● Input data
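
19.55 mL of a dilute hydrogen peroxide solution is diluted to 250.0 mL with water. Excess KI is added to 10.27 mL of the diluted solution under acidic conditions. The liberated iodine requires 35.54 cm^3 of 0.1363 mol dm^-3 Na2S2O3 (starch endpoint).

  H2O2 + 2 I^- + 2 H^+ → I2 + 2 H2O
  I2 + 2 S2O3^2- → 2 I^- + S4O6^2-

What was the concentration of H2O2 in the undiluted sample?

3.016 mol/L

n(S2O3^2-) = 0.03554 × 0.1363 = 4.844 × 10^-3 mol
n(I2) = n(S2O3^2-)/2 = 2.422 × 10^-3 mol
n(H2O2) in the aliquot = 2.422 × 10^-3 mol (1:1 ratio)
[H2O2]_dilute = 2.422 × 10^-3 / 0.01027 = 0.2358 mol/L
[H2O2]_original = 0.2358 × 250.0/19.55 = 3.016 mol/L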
...
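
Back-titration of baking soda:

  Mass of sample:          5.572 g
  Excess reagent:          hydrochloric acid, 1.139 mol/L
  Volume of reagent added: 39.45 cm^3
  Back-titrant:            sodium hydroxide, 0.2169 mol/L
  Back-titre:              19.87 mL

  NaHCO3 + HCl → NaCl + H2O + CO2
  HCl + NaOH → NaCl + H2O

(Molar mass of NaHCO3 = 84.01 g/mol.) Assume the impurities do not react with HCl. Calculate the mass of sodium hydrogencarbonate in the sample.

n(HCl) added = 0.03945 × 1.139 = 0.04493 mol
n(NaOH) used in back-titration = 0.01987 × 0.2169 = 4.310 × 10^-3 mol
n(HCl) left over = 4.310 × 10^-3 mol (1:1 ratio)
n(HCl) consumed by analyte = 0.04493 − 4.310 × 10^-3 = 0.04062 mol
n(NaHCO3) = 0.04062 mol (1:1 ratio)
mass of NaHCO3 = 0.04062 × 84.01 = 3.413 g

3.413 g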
* * *
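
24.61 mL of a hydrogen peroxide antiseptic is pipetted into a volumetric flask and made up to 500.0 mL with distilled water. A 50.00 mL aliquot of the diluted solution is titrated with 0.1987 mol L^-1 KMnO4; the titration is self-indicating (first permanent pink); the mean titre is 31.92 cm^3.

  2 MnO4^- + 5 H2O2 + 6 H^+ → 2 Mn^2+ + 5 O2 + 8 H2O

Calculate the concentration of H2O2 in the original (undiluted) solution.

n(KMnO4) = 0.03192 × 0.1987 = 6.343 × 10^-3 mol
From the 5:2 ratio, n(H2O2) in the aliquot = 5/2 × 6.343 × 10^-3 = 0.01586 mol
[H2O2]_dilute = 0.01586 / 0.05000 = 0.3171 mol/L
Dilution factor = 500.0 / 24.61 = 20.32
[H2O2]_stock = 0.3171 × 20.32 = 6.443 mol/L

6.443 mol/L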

● Task requirements
Tally the lines of the listing that contain "NaCl" and give the tally alone.

● Solved exercise
2